◆ DATASET CONTENT:
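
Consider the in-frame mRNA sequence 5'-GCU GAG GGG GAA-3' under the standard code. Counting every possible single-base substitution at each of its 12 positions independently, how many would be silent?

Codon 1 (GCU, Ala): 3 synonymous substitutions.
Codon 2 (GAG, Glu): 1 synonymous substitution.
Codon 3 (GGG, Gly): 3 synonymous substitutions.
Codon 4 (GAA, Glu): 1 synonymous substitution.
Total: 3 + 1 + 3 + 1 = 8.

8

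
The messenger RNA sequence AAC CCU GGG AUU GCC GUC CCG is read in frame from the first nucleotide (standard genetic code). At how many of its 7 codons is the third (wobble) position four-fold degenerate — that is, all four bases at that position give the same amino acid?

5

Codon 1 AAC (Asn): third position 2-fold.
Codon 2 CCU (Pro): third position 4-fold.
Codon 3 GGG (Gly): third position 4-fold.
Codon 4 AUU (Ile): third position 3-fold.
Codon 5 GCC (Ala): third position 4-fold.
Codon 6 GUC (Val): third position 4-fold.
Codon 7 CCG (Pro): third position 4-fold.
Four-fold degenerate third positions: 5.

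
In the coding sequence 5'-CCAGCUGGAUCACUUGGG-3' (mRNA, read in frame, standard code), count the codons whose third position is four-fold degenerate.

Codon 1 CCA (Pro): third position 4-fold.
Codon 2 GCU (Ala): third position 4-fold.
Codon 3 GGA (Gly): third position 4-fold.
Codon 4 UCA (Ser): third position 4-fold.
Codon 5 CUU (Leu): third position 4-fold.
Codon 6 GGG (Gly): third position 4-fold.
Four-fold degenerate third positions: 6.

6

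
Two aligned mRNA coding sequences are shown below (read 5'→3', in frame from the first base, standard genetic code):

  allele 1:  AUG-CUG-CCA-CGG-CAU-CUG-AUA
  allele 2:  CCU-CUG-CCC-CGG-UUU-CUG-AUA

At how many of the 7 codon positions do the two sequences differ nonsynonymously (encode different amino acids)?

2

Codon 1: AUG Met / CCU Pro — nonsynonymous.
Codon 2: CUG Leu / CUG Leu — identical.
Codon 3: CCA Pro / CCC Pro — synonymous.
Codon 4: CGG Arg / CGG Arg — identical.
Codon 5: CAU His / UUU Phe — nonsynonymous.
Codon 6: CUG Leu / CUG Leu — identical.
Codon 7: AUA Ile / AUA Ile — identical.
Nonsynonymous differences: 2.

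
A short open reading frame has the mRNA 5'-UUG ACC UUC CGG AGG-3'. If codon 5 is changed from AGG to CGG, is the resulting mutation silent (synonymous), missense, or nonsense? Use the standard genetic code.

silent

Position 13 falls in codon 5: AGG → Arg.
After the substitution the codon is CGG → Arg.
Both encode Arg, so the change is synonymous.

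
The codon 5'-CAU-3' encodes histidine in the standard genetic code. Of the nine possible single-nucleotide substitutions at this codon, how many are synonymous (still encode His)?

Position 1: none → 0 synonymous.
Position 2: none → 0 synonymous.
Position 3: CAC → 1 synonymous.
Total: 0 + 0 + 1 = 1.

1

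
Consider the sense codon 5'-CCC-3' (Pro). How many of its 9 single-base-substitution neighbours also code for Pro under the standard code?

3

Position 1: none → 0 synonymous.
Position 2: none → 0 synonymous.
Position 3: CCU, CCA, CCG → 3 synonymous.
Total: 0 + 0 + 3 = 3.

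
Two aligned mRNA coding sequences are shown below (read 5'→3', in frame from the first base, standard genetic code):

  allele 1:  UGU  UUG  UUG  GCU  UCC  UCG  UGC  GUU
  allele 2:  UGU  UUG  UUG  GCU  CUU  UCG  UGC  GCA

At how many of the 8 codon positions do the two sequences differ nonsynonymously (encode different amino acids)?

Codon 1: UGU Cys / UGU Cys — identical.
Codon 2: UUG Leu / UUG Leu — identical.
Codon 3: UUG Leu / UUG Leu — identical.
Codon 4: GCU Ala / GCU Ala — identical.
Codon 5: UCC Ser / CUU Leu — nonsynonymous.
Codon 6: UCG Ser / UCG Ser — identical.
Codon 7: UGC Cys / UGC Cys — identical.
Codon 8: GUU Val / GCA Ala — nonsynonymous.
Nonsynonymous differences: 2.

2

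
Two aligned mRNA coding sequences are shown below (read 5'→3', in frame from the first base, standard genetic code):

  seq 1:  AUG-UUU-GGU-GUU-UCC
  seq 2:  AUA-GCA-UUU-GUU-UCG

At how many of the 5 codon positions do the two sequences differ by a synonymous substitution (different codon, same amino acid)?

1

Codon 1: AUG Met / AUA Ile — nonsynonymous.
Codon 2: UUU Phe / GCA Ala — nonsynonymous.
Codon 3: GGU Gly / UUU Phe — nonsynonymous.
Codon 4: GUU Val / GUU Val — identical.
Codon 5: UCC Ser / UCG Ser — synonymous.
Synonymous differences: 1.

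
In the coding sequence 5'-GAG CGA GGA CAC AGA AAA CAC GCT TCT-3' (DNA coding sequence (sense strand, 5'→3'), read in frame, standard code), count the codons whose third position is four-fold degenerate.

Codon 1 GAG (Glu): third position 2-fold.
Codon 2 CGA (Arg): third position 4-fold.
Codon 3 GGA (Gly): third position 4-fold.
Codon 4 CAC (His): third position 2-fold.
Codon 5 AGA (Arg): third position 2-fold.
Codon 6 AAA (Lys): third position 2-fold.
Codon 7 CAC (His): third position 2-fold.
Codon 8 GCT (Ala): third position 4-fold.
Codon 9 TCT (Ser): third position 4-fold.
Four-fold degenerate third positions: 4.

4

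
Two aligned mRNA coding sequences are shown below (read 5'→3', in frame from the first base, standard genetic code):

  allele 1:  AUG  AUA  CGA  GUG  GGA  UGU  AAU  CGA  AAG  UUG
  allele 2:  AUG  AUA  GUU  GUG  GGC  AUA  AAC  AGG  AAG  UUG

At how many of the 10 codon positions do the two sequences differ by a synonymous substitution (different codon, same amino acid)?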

◆ EXERCISE DETAILS:
Could you return the data above exactly as it stands?

◆ SOLVED EXERCISE:
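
Consider the in-frame mRNA sequence 5'-GCU GAG GGG GAA-3' under the standard code. Counting every possible single-base substitution at each of its 12 positions independently, how many would be silent?

Codon 1 (GCU, Ala): 3 synonymous substitutions.
Codon 2 (GAG, Glu): 1 synonymous substitution.
Codon 3 (GGG, Gly): 3 synonymous substitutions.
Codon 4 (GAA, Glu): 1 synonymous substitution.
Total: 3 + 1 + 3 + 1 = 8.

8

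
The messenger RNA sequence AAC CCU GGG AUU GCC GUC CCG is read in frame from the first nucleotide (standard genetic code). At how many of its 7 codons is the third (wobble) position four-fold degenerate — that is, all four bases at that position give the same amino acid?

5

Codon 1 AAC (Asn): third position 2-fold.
Codon 2 CCU (Pro): third position 4-fold.
Codon 3 GGG (Gly): third position 4-fold.
Codon 4 AUU (Ile): third position 3-fold.
Codon 5 GCC (Ala): third position 4-fold.
Codon 6 GUC (Val): third position 4-fold.
Codon 7 CCG (Pro): third position 4-fold.
Four-fold degenerate third positions: 5.

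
In the coding sequence 5'-CCAGCUGGAUCACUUGGG-3' (mRNA, read in frame, standard code), count the codons whose third position is four-fold degenerate.

Codon 1 CCA (Pro): third position 4-fold.
Codon 2 GCU (Ala): third position 4-fold.
Codon 3 GGA (Gly): third position 4-fold.
Codon 4 UCA (Ser): third position 4-fold.
Codon 5 CUU (Leu): third position 4-fold.
Codon 6 GGG (Gly): third position 4-fold.
Four-fold degenerate third positions: 6.

6

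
Two aligned mRNA coding sequences are shown below (read 5'→3', in frame from the first base, standard genetic code):

  allele 1:  AUG-CUG-CCA-CGG-CAU-CUG-AUA
  allele 2:  CCU-CUG-CCC-CGG-UUU-CUG-AUA

At how many of the 7 codon positions do the two sequences differ nonsynonymously (encode different amino acids)?

2

Codon 1: AUG Met / CCU Pro — nonsynonymous.
Codon 2: CUG Leu / CUG Leu — identical.
Codon 3: CCA Pro / CCC Pro — synonymous.
Codon 4: CGG Arg / CGG Arg — identical.
Codon 5: CAU His / UUU Phe — nonsynonymous.
Codon 6: CUG Leu / CUG Leu — identical.
Codon 7: AUA Ile / AUA Ile — identical.
Nonsynonymous differences: 2.

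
A short open reading frame has the mRNA 5'-UUG ACC UUC CGG AGG-3'. If codon 5 is changed from AGG to CGG, is the resulting mutation silent (synonymous), missense, or nonsense? Use the standard genetic code.

silent

Position 13 falls in codon 5: AGG → Arg.
After the substitution the codon is CGG → Arg.
Both encode Arg, so the change is synonymous.

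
The codon 5'-CAU-3' encodes histidine in the standard genetic code. Of the nine possible single-nucleotide substitutions at this codon, how many are synonymous (still encode His)?

Position 1: none → 0 synonymous.
Position 2: none → 0 synonymous.
Position 3: CAC → 1 synonymous.
Total: 0 + 0 + 1 = 1.

1

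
Consider the sense codon 5'-CCC-3' (Pro). How many of its 9 single-base-substitution neighbours also code for Pro under the standard code?

3

Position 1: none → 0 synonymous.
Position 2: none → 0 synonymous.
Position 3: CCU, CCA, CCG → 3 synonymous.
Total: 0 + 0 + 3 = 3.

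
Two aligned mRNA coding sequences are shown below (read 5'→3', in frame from the first base, standard genetic code):

  allele 1:  UGU  UUG  UUG  GCU  UCC  UCG  UGC  GUU
  allele 2:  UGU  UUG  UUG  GCU  CUU  UCG  UGC  GCA

At how many of the 8 codon positions do the two sequences differ nonsynonymously (encode different amino acids)?

Codon 1: UGU Cys / UGU Cys — identical.
Codon 2: UUG Leu / UUG Leu — identical.
Codon 3: UUG Leu / UUG Leu — identical.
Codon 4: GCU Ala / GCU Ala — identical.
Codon 5: UCC Ser / CUU Leu — nonsynonymous.
Codon 6: UCG Ser / UCG Ser — identical.
Codon 7: UGC Cys / UGC Cys — identical.
Codon 8: GUU Val / GCA Ala — nonsynonymous.
Nonsynonymous differences: 2.

2

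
Two aligned mRNA coding sequences are shown below (read 5'→3', in frame from the first base, standard genetic code):

  seq 1:  AUG-UUU-GGU-GUU-UCC
  seq 2:  AUA-GCA-UUU-GUU-UCG

At how many of the 5 codon positions do the two sequences differ by a synonymous substitution (different codon, same amino acid)?

1

Codon 1: AUG Met / AUA Ile — nonsynonymous.
Codon 2: UUU Phe / GCA Ala — nonsynonymous.
Codon 3: GGU Gly / UUU Phe — nonsynonymous.
Codon 4: GUU Val / GUU Val — identical.
Codon 5: UCC Ser / UCG Ser — synonymous.
Synonymous differences: 1.

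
In the coding sequence 5'-GAG CGA GGA CAC AGA AAA CAC GCT TCT-3' (DNA coding sequence (sense strand, 5'→3'), read in frame, standard code), count the codons whose third position is four-fold degenerate.

Codon 1 GAG (Glu): third position 2-fold.
Codon 2 CGA (Arg): third position 4-fold.
Codon 3 GGA (Gly): third position 4-fold.
Codon 4 CAC (His): third position 2-fold.
Codon 5 AGA (Arg): third position 2-fold.
Codon 6 AAA (Lys): third position 2-fold.
Codon 7 CAC (His): third position 2-fold.
Codon 8 GCT (Ala): third position 4-fold.
Codon 9 TCT (Ser): third position 4-fold.
Four-fold degenerate third positions: 4.

4

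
Two aligned mRNA coding sequences are shown below (read 5'→3', in frame from the first base, standard genetic code):

  allele 1:  AUG  AUA  CGA  GUG  GGA  UGU  AAU  CGA  AAG  UUG
  allele 2:  AUG  AUA  GUU  GUG  GGC  AUA  AAC  AGG  AAG  UUG

At how many of the 10 codon positions do the two sequences differ by a synonymous substitution (different codon, same amino acid)?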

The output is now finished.